▸ WORK INSTRUCTION:
Copy out all the records exactly.

▸ MATERIAL TO PROCESS:
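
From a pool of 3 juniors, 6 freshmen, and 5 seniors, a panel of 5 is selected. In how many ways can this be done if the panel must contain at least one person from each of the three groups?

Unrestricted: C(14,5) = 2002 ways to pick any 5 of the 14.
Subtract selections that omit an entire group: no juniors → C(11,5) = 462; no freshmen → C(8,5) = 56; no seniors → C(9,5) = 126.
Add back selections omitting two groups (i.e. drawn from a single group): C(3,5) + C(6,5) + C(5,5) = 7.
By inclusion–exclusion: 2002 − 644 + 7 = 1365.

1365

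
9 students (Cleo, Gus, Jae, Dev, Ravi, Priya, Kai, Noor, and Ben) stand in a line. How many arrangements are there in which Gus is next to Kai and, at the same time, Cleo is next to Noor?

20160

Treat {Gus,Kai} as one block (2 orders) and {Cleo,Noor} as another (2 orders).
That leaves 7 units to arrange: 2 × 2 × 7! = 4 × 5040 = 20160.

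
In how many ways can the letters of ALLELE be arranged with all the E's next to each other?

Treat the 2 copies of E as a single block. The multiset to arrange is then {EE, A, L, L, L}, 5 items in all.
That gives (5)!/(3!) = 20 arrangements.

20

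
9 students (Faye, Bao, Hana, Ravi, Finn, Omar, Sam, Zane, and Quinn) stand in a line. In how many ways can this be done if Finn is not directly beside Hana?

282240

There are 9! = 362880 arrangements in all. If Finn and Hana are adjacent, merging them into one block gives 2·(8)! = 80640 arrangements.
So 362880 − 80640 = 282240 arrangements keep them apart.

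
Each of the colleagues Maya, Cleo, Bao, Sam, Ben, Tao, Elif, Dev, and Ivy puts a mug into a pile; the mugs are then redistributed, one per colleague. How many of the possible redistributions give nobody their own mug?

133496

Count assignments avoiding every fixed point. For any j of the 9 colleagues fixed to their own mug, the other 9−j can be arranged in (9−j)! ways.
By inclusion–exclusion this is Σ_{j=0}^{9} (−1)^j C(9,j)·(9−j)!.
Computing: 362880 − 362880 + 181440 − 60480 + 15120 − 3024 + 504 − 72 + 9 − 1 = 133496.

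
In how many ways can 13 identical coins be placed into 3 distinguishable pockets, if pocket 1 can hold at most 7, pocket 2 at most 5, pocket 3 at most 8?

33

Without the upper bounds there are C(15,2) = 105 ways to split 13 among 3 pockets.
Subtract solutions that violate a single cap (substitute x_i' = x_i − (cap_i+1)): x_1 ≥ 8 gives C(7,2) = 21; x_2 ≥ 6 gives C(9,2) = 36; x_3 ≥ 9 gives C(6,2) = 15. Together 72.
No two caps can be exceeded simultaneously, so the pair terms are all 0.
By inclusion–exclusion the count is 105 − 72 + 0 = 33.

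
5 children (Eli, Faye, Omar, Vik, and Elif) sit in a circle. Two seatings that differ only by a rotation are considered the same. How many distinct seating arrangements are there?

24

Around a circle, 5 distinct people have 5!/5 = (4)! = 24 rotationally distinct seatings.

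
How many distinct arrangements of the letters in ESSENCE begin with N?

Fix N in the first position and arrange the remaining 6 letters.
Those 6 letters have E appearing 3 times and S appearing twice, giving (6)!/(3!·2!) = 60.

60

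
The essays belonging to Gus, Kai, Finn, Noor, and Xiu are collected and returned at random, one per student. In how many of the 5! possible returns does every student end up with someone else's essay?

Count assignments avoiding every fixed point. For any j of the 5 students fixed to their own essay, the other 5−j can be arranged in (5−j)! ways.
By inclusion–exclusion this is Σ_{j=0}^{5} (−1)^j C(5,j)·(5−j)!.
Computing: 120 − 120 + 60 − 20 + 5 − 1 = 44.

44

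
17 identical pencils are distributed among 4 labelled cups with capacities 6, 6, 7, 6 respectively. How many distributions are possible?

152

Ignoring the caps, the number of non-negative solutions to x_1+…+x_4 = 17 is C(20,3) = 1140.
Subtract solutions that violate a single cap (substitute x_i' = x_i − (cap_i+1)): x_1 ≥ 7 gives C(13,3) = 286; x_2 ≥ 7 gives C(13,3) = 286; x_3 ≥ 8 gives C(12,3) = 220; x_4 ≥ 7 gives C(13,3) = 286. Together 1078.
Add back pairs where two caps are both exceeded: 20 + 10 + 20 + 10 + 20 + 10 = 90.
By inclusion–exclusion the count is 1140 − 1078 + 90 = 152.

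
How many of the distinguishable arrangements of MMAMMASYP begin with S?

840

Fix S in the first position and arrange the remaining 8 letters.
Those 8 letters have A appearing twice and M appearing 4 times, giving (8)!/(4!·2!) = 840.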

▸ TASK ANSWER:
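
From a pool of 3 juniors, 6 freshmen, and 5 seniors, a panel of 5 is selected. In how many ways can this be done if the panel must contain at least one person from each of the three groups?

Unrestricted: C(14,5) = 2002 ways to pick any 5 of the 14.
Subtract selections that omit an entire group: no juniors → C(11,5) = 462; no freshmen → C(8,5) = 56; no seniors → C(9,5) = 126.
Add back selections omitting two groups (i.e. drawn from a single group): C(3,5) + C(6,5) + C(5,5) = 7.
By inclusion–exclusion: 2002 − 644 + 7 = 1365.

1365

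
9 students (Cleo, Gus, Jae, Dev, Ravi, Priya, Kai, Noor, and Ben) stand in a line. How many arrangements are there in which Gus is next to Kai and, at the same time, Cleo is next to Noor?

20160

Treat {Gus,Kai} as one block (2 orders) and {Cleo,Noor} as another (2 orders).
That leaves 7 units to arrange: 2 × 2 × 7! = 4 × 5040 = 20160.

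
In how many ways can the letters of ALLELE be arranged with all the E's next to each other?

Treat the 2 copies of E as a single block. The multiset to arrange is then {EE, A, L, L, L}, 5 items in all.
That gives (5)!/(3!) = 20 arrangements.

20

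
9 students (Faye, Bao, Hana, Ravi, Finn, Omar, Sam, Zane, and Quinn) stand in a line. In how many ways can this be done if Finn is not directly beside Hana?

282240

There are 9! = 362880 arrangements in all. If Finn and Hana are adjacent, merging them into one block gives 2·(8)! = 80640 arrangements.
So 362880 − 80640 = 282240 arrangements keep them apart.

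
Each of the colleagues Maya, Cleo, Bao, Sam, Ben, Tao, Elif, Dev, and Ivy puts a mug into a pile; the mugs are then redistributed, one per colleague. How many of the possible redistributions give nobody their own mug?

133496

Count assignments avoiding every fixed point. For any j of the 9 colleagues fixed to their own mug, the other 9−j can be arranged in (9−j)! ways.
By inclusion–exclusion this is Σ_{j=0}^{9} (−1)^j C(9,j)·(9−j)!.
Computing: 362880 − 362880 + 181440 − 60480 + 15120 − 3024 + 504 − 72 + 9 − 1 = 133496.

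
In how many ways can 13 identical coins be placed into 3 distinguishable pockets, if pocket 1 can hold at most 7, pocket 2 at most 5, pocket 3 at most 8?

33

Without the upper bounds there are C(15,2) = 105 ways to split 13 among 3 pockets.
Subtract solutions that violate a single cap (substitute x_i' = x_i − (cap_i+1)): x_1 ≥ 8 gives C(7,2) = 21; x_2 ≥ 6 gives C(9,2) = 36; x_3 ≥ 9 gives C(6,2) = 15. Together 72.
No two caps can be exceeded simultaneously, so the pair terms are all 0.
By inclusion–exclusion the count is 105 − 72 + 0 = 33.

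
5 children (Eli, Faye, Omar, Vik, and Elif) sit in a circle. Two seatings that differ only by a rotation are considered the same. How many distinct seating arrangements are there?

24

Around a circle, 5 distinct people have 5!/5 = (4)! = 24 rotationally distinct seatings.

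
How many distinct arrangements of the letters in ESSENCE begin with N?

Fix N in the first position and arrange the remaining 6 letters.
Those 6 letters have E appearing 3 times and S appearing twice, giving (6)!/(3!·2!) = 60.

60

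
The essays belonging to Gus, Kai, Finn, Noor, and Xiu are collected and returned at random, one per student. In how many of the 5! possible returns does every student end up with someone else's essay?

Count assignments avoiding every fixed point. For any j of the 5 students fixed to their own essay, the other 5−j can be arranged in (5−j)! ways.
By inclusion–exclusion this is Σ_{j=0}^{5} (−1)^j C(5,j)·(5−j)!.
Computing: 120 − 120 + 60 − 20 + 5 − 1 = 44.

44

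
17 identical pencils are distributed among 4 labelled cups with capacities 6, 6, 7, 6 respectively. How many distributions are possible?

152

Ignoring the caps, the number of non-negative solutions to x_1+…+x_4 = 17 is C(20,3) = 1140.
Subtract solutions that violate a single cap (substitute x_i' = x_i − (cap_i+1)): x_1 ≥ 7 gives C(13,3) = 286; x_2 ≥ 7 gives C(13,3) = 286; x_3 ≥ 8 gives C(12,3) = 220; x_4 ≥ 7 gives C(13,3) = 286. Together 1078.
Add back pairs where two caps are both exceeded: 20 + 10 + 20 + 10 + 20 + 10 = 90.
By inclusion–exclusion the count is 1140 − 1078 + 90 = 152.

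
How many of the distinguishable arrangements of MMAMMASYP begin with S?

840

Fix S in the first position and arrange the remaining 8 letters.
Those 8 letters have A appearing twice and M appearing 4 times, giving (8)!/(4!·2!) = 840.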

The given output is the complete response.